* What is being asked
Every line of the records below that has the word "Both" should be copied.

* Recorded data
····················

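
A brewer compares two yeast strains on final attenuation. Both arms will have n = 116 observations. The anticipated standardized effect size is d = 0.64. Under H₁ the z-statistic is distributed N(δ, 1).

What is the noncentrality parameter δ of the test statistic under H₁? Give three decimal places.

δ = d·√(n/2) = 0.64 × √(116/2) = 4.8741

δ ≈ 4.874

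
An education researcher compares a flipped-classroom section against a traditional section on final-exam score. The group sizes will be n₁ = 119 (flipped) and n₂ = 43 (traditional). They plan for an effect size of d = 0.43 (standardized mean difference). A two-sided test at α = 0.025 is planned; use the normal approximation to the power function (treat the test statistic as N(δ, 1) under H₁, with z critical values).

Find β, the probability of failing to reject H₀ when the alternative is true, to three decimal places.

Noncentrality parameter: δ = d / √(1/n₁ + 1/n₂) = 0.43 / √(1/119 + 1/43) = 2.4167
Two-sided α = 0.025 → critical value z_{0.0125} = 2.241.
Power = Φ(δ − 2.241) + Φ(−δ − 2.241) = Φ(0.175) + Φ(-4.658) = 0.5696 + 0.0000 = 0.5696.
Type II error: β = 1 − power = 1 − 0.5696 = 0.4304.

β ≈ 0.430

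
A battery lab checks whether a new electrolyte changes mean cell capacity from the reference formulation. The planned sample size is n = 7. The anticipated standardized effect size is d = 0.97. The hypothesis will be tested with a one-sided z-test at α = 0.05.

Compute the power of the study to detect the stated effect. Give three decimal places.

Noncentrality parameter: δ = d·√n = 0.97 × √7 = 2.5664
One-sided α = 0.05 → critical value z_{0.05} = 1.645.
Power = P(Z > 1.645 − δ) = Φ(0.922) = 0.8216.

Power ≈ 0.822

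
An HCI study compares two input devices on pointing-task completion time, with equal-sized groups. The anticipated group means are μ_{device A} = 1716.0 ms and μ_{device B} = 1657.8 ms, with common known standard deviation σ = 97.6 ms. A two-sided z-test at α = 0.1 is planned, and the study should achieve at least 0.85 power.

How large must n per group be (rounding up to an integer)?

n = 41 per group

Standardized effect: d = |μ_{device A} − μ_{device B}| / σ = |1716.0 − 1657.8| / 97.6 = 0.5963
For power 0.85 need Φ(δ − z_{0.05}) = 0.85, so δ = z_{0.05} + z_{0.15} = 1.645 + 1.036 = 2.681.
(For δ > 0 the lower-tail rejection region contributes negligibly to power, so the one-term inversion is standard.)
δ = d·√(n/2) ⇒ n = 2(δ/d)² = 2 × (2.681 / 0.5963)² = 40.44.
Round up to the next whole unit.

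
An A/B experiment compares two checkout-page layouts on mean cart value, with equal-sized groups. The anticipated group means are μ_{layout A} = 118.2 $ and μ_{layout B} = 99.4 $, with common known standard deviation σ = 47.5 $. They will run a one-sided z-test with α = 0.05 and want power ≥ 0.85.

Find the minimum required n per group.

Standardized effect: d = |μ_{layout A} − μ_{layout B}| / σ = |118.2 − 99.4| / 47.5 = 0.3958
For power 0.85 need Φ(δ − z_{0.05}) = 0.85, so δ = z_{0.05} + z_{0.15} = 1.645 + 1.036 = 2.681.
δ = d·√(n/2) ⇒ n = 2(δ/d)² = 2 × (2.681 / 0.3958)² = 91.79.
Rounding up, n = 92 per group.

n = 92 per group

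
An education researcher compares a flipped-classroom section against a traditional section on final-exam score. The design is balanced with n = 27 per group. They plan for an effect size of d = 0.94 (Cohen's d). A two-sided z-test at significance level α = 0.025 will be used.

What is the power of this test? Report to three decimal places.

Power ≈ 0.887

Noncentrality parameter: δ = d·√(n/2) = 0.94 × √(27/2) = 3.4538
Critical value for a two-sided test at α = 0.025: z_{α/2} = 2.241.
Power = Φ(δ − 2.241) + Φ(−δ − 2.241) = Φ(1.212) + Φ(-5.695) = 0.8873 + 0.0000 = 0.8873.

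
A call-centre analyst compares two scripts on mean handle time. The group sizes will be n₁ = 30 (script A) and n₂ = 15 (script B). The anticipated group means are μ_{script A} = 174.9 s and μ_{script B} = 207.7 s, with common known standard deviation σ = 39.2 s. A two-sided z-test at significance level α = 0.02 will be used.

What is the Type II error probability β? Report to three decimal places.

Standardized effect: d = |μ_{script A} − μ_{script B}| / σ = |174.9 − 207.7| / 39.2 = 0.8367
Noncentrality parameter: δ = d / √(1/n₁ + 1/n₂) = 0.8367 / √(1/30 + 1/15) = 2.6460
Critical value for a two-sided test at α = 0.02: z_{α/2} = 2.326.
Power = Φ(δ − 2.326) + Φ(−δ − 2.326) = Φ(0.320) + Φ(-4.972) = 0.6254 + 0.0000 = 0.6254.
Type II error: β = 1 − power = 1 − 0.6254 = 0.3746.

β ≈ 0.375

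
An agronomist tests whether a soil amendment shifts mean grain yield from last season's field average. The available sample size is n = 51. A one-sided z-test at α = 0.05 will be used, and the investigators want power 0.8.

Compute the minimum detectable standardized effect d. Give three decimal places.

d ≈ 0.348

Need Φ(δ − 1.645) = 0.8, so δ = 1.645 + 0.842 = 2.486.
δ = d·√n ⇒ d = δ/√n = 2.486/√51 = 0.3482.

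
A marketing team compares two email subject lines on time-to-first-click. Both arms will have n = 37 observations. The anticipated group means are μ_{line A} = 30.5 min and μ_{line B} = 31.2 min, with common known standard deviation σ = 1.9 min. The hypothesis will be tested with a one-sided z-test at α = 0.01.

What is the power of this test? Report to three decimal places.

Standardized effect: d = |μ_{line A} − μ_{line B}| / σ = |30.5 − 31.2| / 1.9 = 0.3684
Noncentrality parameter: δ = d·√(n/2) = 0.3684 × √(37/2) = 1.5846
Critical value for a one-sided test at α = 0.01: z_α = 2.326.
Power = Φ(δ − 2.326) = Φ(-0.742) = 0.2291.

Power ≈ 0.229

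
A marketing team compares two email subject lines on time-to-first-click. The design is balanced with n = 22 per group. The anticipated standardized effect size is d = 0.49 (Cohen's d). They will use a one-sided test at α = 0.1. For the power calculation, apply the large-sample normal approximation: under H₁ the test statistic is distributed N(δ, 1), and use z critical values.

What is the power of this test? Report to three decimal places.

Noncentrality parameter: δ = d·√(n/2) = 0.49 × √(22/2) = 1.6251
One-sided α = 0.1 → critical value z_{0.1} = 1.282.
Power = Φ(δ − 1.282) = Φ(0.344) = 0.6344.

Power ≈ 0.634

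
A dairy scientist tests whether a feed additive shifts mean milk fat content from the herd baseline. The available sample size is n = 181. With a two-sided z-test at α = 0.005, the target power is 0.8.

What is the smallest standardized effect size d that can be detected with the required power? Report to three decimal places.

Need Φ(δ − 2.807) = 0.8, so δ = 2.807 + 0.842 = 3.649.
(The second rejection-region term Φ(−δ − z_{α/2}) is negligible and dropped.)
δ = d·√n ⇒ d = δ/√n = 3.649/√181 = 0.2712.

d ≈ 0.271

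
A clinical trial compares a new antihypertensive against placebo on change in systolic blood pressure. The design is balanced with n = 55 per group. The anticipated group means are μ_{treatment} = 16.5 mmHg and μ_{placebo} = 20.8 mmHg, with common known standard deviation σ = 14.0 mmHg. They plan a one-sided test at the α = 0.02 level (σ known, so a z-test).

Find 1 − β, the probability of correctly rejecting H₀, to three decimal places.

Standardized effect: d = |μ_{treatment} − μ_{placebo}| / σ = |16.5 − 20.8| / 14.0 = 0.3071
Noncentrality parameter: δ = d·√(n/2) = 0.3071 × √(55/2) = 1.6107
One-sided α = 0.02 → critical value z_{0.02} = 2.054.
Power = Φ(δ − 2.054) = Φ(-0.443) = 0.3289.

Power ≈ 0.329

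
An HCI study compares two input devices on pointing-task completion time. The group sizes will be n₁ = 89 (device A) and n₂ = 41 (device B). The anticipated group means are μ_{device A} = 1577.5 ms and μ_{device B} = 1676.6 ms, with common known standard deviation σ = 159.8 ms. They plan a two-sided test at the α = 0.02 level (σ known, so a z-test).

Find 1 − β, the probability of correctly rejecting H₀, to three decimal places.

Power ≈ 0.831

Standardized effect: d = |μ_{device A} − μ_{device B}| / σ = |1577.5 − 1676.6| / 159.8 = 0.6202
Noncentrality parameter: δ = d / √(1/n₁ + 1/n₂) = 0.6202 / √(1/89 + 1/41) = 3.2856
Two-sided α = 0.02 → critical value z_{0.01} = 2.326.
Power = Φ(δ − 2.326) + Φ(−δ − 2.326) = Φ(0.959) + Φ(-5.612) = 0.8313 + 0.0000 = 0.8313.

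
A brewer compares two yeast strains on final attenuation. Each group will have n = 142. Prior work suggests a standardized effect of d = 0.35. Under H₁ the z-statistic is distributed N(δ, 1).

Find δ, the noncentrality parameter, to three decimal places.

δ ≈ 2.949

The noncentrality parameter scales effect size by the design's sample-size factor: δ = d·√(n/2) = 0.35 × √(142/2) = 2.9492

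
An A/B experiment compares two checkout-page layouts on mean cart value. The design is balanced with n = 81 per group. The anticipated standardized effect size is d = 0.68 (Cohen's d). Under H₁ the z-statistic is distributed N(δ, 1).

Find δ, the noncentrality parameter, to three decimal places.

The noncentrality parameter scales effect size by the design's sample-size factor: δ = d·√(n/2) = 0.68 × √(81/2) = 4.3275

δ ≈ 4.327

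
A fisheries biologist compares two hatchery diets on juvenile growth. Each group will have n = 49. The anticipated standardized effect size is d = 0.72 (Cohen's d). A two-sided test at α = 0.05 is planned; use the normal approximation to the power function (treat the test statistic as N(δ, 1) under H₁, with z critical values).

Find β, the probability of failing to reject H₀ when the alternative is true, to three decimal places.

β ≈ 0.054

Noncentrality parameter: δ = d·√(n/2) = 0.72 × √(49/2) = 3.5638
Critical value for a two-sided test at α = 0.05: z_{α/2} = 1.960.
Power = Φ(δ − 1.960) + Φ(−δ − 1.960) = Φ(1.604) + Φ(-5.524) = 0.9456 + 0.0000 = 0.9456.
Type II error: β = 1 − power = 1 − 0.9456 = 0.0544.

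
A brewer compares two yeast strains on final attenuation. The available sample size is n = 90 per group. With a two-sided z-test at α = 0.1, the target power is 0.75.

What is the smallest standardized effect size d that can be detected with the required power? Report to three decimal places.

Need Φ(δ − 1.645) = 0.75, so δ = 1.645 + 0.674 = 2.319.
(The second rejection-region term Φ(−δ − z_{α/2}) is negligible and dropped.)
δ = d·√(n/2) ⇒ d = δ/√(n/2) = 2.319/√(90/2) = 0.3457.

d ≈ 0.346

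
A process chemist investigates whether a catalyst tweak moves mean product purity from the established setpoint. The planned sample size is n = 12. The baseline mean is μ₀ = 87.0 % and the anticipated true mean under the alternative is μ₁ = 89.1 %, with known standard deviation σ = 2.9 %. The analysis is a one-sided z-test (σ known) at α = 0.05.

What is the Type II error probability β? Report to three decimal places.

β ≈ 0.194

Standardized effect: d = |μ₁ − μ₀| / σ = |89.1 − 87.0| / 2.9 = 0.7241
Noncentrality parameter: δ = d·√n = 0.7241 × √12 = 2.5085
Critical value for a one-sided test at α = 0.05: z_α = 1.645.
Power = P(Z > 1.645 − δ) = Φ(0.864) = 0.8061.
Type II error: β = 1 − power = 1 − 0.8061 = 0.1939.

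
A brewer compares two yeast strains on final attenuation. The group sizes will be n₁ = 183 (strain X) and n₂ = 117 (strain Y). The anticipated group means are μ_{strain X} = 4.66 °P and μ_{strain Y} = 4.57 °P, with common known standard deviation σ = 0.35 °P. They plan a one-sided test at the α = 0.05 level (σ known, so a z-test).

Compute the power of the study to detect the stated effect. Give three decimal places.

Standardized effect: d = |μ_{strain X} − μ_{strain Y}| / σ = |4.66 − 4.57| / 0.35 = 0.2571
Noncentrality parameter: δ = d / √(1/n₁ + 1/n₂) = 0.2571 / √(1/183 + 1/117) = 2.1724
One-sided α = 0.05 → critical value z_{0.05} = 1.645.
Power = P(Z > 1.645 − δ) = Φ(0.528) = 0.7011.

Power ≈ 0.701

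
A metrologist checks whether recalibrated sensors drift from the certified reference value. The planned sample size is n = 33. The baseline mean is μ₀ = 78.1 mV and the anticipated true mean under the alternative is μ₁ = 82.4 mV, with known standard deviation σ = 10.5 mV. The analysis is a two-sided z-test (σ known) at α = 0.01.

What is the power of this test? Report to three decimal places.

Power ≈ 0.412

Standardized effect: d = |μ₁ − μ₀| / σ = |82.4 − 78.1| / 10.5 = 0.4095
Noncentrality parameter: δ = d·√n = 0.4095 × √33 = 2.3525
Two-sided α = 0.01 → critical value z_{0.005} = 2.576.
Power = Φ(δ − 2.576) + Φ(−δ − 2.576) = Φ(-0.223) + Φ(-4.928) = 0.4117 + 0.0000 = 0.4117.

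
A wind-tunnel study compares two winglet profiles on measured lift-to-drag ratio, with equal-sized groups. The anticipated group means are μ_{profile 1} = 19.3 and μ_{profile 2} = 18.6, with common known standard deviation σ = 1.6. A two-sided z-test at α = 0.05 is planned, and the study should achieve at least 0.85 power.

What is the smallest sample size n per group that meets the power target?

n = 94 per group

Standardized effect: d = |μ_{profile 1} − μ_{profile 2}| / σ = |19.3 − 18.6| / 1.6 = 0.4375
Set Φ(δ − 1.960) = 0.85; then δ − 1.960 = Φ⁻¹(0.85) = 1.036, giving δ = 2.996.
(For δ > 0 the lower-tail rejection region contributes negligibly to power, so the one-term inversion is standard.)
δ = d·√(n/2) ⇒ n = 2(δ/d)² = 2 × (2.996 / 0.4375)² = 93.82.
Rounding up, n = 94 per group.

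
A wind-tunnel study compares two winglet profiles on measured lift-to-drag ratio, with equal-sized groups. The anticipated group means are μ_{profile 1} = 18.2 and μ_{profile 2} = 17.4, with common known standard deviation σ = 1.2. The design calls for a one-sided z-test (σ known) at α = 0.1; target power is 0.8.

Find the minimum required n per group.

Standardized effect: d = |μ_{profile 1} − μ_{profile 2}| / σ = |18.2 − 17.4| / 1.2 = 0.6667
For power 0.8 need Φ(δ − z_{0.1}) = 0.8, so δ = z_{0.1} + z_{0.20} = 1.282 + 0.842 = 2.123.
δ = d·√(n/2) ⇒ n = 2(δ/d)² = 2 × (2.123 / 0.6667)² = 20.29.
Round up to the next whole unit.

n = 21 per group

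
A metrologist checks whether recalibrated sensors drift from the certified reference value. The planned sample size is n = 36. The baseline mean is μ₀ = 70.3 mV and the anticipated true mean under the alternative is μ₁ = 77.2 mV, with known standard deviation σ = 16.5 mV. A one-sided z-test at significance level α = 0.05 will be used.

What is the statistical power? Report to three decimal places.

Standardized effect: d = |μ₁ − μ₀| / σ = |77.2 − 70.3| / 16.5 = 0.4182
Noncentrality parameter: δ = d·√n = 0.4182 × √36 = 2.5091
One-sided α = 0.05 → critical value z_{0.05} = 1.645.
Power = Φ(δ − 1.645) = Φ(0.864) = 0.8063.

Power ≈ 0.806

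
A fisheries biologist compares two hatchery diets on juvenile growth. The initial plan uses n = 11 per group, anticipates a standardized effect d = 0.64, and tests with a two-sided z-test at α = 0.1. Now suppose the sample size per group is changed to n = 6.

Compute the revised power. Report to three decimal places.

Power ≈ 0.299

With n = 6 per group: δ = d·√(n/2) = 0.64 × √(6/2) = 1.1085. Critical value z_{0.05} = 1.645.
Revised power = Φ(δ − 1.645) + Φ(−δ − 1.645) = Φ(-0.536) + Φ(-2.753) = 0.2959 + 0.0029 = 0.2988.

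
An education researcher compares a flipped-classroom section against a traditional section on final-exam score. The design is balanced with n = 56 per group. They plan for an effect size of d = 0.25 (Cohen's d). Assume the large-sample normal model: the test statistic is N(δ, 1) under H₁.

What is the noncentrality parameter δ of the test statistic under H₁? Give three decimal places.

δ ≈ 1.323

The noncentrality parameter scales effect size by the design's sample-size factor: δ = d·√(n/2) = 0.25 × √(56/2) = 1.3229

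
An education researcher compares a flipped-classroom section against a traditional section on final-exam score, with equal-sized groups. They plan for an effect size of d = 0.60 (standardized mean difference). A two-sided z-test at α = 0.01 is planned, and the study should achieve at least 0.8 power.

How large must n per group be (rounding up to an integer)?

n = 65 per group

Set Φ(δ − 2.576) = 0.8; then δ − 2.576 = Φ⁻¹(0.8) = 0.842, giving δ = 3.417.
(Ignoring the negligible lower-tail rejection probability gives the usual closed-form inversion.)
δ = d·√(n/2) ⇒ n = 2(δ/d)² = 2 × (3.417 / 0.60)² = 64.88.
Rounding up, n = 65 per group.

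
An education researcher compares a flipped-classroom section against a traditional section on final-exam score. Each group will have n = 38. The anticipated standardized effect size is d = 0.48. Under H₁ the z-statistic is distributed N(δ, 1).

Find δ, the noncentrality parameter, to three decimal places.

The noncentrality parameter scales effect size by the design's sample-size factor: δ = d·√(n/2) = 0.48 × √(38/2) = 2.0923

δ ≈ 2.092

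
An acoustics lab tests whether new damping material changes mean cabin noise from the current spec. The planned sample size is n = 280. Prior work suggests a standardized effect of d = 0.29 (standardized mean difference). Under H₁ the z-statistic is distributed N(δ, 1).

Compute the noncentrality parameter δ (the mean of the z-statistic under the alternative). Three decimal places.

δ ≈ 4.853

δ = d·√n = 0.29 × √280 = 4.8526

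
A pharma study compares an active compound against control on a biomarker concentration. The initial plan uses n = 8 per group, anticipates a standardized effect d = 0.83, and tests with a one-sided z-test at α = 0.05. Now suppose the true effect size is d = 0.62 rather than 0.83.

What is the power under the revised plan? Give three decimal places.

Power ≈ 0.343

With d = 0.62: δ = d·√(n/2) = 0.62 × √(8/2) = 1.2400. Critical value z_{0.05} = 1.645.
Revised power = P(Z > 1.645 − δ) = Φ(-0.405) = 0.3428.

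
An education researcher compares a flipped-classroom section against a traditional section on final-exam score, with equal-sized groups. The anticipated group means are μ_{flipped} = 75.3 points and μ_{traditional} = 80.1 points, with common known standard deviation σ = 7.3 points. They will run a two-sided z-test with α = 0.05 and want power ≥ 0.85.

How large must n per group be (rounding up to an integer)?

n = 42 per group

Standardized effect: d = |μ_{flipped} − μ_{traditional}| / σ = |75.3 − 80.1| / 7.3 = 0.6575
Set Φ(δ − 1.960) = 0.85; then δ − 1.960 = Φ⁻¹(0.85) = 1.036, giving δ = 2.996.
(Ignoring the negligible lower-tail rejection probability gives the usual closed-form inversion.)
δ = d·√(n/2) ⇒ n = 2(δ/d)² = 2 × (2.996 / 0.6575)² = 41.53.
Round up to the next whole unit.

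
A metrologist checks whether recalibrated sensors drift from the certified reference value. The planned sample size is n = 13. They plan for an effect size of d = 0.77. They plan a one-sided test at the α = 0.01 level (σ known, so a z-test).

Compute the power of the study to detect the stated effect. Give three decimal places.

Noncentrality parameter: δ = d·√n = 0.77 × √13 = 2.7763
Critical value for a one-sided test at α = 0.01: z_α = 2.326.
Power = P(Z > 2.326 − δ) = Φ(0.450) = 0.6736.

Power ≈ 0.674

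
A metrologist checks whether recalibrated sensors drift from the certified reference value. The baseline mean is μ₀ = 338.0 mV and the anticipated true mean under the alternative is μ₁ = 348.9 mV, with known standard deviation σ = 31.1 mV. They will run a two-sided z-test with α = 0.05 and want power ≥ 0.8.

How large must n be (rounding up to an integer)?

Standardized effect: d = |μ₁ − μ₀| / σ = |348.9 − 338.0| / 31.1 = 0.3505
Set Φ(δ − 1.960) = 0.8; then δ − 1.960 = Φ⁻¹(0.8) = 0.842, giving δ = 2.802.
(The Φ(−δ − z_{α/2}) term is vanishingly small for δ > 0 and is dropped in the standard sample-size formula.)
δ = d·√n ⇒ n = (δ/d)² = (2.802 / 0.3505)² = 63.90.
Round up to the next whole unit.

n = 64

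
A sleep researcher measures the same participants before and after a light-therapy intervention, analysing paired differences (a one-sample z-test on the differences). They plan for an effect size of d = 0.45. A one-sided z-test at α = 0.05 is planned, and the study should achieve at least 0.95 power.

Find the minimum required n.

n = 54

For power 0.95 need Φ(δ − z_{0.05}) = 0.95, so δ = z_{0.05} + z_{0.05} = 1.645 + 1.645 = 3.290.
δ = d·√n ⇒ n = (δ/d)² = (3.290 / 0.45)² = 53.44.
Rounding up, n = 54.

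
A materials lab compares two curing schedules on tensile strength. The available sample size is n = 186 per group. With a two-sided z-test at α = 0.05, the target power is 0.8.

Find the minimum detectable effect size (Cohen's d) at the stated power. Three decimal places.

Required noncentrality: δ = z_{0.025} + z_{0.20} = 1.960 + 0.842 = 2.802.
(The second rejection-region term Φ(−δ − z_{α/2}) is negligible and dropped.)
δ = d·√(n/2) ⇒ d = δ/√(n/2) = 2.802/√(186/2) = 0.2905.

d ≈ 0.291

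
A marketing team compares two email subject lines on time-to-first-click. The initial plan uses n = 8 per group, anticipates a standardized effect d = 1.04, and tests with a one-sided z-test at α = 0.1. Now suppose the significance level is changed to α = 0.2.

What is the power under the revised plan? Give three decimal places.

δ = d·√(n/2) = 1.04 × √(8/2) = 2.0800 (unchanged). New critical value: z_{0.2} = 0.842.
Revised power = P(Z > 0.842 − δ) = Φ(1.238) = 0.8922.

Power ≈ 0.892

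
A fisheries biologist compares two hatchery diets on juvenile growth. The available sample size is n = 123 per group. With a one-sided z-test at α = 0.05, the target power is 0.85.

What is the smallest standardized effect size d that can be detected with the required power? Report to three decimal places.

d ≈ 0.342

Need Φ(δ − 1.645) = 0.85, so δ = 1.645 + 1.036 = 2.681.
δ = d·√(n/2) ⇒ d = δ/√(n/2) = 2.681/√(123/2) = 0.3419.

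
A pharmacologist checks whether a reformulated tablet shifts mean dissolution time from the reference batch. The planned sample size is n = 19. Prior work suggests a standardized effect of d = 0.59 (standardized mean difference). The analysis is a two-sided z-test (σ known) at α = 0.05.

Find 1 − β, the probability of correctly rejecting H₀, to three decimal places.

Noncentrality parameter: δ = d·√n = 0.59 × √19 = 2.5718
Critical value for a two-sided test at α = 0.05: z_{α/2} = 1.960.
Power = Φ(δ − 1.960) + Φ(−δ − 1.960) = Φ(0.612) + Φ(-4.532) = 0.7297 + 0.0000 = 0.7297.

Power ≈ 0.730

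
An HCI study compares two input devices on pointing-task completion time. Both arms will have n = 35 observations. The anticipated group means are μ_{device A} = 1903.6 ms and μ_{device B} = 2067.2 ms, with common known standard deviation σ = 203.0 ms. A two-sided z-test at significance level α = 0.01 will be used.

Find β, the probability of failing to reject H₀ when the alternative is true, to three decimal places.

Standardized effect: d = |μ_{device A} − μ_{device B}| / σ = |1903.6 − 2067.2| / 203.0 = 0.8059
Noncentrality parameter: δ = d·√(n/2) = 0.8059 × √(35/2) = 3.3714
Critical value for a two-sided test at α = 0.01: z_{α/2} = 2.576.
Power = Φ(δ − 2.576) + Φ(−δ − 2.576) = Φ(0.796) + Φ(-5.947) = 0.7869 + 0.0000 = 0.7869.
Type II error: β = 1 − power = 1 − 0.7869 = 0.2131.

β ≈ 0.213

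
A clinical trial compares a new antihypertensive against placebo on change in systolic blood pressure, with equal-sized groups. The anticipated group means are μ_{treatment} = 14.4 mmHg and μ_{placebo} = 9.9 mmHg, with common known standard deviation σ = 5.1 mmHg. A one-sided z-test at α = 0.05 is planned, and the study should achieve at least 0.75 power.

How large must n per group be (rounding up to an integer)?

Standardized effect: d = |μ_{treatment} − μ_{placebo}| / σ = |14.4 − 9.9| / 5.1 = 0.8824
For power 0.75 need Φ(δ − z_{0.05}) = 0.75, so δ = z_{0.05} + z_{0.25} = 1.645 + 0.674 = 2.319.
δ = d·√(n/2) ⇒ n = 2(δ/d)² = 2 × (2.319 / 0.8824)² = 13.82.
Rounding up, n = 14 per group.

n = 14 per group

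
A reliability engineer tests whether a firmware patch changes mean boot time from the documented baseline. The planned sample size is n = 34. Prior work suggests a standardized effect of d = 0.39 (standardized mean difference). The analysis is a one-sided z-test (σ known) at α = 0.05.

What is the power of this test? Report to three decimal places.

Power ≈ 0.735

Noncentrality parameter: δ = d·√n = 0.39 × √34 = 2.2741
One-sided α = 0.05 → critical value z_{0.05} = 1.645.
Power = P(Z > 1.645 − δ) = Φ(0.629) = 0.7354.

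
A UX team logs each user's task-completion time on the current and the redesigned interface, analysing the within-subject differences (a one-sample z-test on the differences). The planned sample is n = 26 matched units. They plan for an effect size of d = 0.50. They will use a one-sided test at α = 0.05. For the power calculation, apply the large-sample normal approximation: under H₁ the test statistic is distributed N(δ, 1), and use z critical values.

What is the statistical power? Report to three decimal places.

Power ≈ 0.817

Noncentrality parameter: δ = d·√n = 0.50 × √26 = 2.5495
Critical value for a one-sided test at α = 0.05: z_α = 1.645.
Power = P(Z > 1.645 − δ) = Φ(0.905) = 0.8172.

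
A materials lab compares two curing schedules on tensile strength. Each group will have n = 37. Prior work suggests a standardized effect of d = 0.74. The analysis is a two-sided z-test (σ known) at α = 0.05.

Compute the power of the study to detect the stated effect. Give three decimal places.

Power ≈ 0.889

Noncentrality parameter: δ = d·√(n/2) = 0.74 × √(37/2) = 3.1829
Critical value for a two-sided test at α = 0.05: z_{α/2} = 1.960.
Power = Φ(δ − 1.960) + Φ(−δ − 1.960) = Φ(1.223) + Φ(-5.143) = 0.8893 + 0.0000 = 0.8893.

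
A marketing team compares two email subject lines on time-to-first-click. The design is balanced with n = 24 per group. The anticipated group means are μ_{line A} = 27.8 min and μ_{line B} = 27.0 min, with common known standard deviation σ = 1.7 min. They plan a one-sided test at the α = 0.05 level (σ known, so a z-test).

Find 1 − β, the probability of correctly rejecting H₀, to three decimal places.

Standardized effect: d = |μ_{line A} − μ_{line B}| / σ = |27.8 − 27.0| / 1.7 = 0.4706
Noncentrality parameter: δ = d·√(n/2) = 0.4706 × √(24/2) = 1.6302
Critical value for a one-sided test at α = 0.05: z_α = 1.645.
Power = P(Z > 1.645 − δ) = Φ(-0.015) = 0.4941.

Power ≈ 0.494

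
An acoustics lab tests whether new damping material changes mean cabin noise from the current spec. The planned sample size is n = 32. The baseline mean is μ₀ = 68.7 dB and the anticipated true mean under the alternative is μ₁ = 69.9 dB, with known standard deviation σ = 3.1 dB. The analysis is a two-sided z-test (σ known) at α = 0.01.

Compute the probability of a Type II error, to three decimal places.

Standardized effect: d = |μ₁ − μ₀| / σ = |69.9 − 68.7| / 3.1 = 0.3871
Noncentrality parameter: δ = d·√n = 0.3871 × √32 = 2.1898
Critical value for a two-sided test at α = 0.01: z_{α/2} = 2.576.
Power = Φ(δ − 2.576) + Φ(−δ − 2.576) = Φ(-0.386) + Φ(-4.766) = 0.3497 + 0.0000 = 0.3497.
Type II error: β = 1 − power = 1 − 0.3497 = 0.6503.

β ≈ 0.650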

····················

* Answer
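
A brewer compares two yeast strains on final attenuation. Both arms will have n = 116 observations. The anticipated standardized effect size is d = 0.64. Under H₁ the z-statistic is distributed N(δ, 1).
A marketing team compares two email subject lines on time-to-first-click. Both arms will have n = 37 observations. The anticipated group means are μ_{line A} = 30.5 min and μ_{line B} = 31.2 min, with common known standard deviation σ = 1.9 min. The hypothesis will be tested with a one-sided z-test at α = 0.01.
An HCI study compares two input devices on pointing-task completion time. Both arms will have n = 35 observations. The anticipated group means are μ_{device A} = 1903.6 ms and μ_{device B} = 2067.2 ms, with common known standard deviation σ = 203.0 ms. A two-sided z-test at significance level α = 0.01 will be used.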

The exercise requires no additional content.